### Data listing

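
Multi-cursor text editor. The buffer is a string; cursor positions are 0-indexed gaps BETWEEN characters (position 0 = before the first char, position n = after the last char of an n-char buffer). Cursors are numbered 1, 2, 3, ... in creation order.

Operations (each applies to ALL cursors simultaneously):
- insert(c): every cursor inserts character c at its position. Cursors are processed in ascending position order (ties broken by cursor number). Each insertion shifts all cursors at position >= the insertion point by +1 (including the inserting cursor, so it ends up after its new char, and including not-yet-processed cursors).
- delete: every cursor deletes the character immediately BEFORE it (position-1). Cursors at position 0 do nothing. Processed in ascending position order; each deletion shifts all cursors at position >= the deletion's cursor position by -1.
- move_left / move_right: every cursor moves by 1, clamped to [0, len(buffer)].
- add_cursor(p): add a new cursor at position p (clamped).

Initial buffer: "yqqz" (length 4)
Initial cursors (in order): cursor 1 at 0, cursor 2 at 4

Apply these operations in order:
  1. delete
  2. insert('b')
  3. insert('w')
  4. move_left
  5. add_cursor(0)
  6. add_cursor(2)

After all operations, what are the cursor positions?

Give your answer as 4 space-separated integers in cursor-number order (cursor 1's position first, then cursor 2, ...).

After op 1 (delete): buffer="yqq" (len 3), cursors c1@0 c2@3, authorship ...
After op 2 (insert('b')): buffer="byqqb" (len 5), cursors c1@1 c2@5, authorship 1...2
After op 3 (insert('w')): buffer="bwyqqbw" (len 7), cursors c1@2 c2@7, authorship 11...22
After op 4 (move_left): buffer="bwyqqbw" (len 7), cursors c1@1 c2@6, authorship 11...22
After op 5 (add_cursor(0)): buffer="bwyqqbw" (len 7), cursors c3@0 c1@1 c2@6, authorship 11...22
After op 6 (add_cursor(2)): buffer="bwyqqbw" (len 7), cursors c3@0 c1@1 c4@2 c2@6, authorship 11...22

Answer: 1 6 0 2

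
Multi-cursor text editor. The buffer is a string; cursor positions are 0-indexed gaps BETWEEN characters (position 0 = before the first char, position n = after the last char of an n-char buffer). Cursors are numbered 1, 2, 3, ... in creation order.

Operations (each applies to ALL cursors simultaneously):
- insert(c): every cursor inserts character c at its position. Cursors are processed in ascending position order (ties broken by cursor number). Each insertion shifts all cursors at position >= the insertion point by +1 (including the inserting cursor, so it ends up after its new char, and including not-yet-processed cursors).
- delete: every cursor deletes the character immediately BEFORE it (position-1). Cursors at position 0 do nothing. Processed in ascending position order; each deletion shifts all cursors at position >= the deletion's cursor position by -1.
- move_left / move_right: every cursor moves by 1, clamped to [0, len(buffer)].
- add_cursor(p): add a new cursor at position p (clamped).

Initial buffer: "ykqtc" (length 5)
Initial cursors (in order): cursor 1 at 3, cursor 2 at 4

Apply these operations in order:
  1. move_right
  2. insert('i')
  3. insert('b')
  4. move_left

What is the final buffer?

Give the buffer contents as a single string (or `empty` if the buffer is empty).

Answer: ykqtibcib

Derivation:
After op 1 (move_right): buffer="ykqtc" (len 5), cursors c1@4 c2@5, authorship .....
After op 2 (insert('i')): buffer="ykqtici" (len 7), cursors c1@5 c2@7, authorship ....1.2
After op 3 (insert('b')): buffer="ykqtibcib" (len 9), cursors c1@6 c2@9, authorship ....11.22
After op 4 (move_left): buffer="ykqtibcib" (len 9), cursors c1@5 c2@8, authorship ....11.22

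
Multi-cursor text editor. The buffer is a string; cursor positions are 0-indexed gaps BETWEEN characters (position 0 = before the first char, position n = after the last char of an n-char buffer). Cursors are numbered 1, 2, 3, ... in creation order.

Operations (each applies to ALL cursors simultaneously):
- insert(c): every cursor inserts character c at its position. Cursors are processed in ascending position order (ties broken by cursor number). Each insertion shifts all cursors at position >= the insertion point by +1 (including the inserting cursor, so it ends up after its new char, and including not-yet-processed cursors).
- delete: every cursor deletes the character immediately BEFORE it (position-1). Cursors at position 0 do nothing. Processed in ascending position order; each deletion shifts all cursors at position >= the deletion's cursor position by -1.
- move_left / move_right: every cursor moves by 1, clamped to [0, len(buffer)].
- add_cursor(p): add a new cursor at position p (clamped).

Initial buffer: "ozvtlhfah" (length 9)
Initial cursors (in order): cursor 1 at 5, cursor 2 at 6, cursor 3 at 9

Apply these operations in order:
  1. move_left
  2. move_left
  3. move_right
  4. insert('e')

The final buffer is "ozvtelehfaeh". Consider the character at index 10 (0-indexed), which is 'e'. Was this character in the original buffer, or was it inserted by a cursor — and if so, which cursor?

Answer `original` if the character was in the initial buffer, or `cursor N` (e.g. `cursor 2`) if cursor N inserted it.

Answer: cursor 3

Derivation:
After op 1 (move_left): buffer="ozvtlhfah" (len 9), cursors c1@4 c2@5 c3@8, authorship .........
After op 2 (move_left): buffer="ozvtlhfah" (len 9), cursors c1@3 c2@4 c3@7, authorship .........
After op 3 (move_right): buffer="ozvtlhfah" (len 9), cursors c1@4 c2@5 c3@8, authorship .........
After op 4 (insert('e')): buffer="ozvtelehfaeh" (len 12), cursors c1@5 c2@7 c3@11, authorship ....1.2...3.
Authorship (.=original, N=cursor N): . . . . 1 . 2 . . . 3 .
Index 10: author = 3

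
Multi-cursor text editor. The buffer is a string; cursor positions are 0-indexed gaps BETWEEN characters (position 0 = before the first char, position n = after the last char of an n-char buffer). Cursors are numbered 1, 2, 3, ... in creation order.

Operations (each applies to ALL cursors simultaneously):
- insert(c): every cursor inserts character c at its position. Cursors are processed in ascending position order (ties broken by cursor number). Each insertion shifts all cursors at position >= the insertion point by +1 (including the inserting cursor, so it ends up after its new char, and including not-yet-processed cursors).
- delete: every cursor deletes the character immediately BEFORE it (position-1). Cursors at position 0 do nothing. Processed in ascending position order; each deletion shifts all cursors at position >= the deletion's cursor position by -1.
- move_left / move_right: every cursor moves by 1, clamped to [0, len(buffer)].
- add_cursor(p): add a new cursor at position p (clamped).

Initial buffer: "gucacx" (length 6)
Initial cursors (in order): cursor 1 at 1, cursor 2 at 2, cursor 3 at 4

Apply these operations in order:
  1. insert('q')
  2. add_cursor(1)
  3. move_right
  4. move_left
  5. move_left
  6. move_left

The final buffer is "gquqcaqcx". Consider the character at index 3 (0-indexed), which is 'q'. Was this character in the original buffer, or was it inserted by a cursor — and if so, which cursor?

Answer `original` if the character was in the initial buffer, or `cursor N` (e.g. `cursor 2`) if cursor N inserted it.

Answer: cursor 2

Derivation:
After op 1 (insert('q')): buffer="gquqcaqcx" (len 9), cursors c1@2 c2@4 c3@7, authorship .1.2..3..
After op 2 (add_cursor(1)): buffer="gquqcaqcx" (len 9), cursors c4@1 c1@2 c2@4 c3@7, authorship .1.2..3..
After op 3 (move_right): buffer="gquqcaqcx" (len 9), cursors c4@2 c1@3 c2@5 c3@8, authorship .1.2..3..
After op 4 (move_left): buffer="gquqcaqcx" (len 9), cursors c4@1 c1@2 c2@4 c3@7, authorship .1.2..3..
After op 5 (move_left): buffer="gquqcaqcx" (len 9), cursors c4@0 c1@1 c2@3 c3@6, authorship .1.2..3..
After op 6 (move_left): buffer="gquqcaqcx" (len 9), cursors c1@0 c4@0 c2@2 c3@5, authorship .1.2..3..
Authorship (.=original, N=cursor N): . 1 . 2 . . 3 . .
Index 3: author = 2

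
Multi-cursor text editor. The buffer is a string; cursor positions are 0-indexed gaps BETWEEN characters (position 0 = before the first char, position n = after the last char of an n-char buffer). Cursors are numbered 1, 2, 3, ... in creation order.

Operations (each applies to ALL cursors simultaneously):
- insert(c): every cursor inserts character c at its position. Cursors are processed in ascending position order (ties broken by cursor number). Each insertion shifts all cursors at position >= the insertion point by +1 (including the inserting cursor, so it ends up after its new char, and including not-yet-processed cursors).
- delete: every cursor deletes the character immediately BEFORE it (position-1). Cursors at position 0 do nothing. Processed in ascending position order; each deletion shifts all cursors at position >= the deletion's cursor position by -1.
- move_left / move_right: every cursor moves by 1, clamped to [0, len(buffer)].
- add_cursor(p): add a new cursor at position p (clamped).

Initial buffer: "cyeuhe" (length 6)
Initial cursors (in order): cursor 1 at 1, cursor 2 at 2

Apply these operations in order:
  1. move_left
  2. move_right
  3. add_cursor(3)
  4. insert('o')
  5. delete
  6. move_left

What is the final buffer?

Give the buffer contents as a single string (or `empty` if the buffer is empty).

After op 1 (move_left): buffer="cyeuhe" (len 6), cursors c1@0 c2@1, authorship ......
After op 2 (move_right): buffer="cyeuhe" (len 6), cursors c1@1 c2@2, authorship ......
After op 3 (add_cursor(3)): buffer="cyeuhe" (len 6), cursors c1@1 c2@2 c3@3, authorship ......
After op 4 (insert('o')): buffer="coyoeouhe" (len 9), cursors c1@2 c2@4 c3@6, authorship .1.2.3...
After op 5 (delete): buffer="cyeuhe" (len 6), cursors c1@1 c2@2 c3@3, authorship ......
After op 6 (move_left): buffer="cyeuhe" (len 6), cursors c1@0 c2@1 c3@2, authorship ......

Answer: cyeuhe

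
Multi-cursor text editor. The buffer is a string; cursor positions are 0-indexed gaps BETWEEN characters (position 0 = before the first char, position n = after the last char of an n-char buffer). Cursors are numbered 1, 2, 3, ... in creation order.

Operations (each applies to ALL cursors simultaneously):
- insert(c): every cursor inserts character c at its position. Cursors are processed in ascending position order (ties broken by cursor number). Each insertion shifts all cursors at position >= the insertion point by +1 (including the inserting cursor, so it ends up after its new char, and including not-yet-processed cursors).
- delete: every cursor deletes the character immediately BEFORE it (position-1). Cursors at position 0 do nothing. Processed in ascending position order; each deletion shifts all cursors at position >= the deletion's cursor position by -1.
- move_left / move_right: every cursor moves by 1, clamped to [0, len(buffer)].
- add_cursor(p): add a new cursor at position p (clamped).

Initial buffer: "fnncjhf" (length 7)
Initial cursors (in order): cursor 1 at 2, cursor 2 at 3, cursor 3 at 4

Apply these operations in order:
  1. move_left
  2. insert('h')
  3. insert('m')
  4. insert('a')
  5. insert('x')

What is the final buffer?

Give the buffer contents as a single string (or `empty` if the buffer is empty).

Answer: fhmaxnhmaxnhmaxcjhf

Derivation:
After op 1 (move_left): buffer="fnncjhf" (len 7), cursors c1@1 c2@2 c3@3, authorship .......
After op 2 (insert('h')): buffer="fhnhnhcjhf" (len 10), cursors c1@2 c2@4 c3@6, authorship .1.2.3....
After op 3 (insert('m')): buffer="fhmnhmnhmcjhf" (len 13), cursors c1@3 c2@6 c3@9, authorship .11.22.33....
After op 4 (insert('a')): buffer="fhmanhmanhmacjhf" (len 16), cursors c1@4 c2@8 c3@12, authorship .111.222.333....
After op 5 (insert('x')): buffer="fhmaxnhmaxnhmaxcjhf" (len 19), cursors c1@5 c2@10 c3@15, authorship .1111.2222.3333....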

### Task statement
Return the lines exactly as they stand, please. Start at the top of the material and finish with the line where "After all operations, what" appears.

### Solution for this task
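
Multi-cursor text editor. The buffer is a string; cursor positions are 0-indexed gaps BETWEEN characters (position 0 = before the first char, position n = after the last char of an n-char buffer). Cursors are numbered 1, 2, 3, ... in creation order.

Operations (each applies to ALL cursors simultaneously):
- insert(c): every cursor inserts character c at its position. Cursors are processed in ascending position order (ties broken by cursor number). Each insertion shifts all cursors at position >= the insertion point by +1 (including the inserting cursor, so it ends up after its new char, and including not-yet-processed cursors).
- delete: every cursor deletes the character immediately BEFORE it (position-1). Cursors at position 0 do nothing. Processed in ascending position order; each deletion shifts all cursors at position >= the deletion's cursor position by -1.
- move_left / move_right: every cursor moves by 1, clamped to [0, len(buffer)].
- add_cursor(p): add a new cursor at position p (clamped).

Initial buffer: "yqqz" (length 4)
Initial cursors (in order): cursor 1 at 0, cursor 2 at 4

Apply these operations in order:
  1. delete
  2. insert('b')
  3. insert('w')
  4. move_left
  5. add_cursor(0)
  6. add_cursor(2)

After all operations, what are the cursor positions?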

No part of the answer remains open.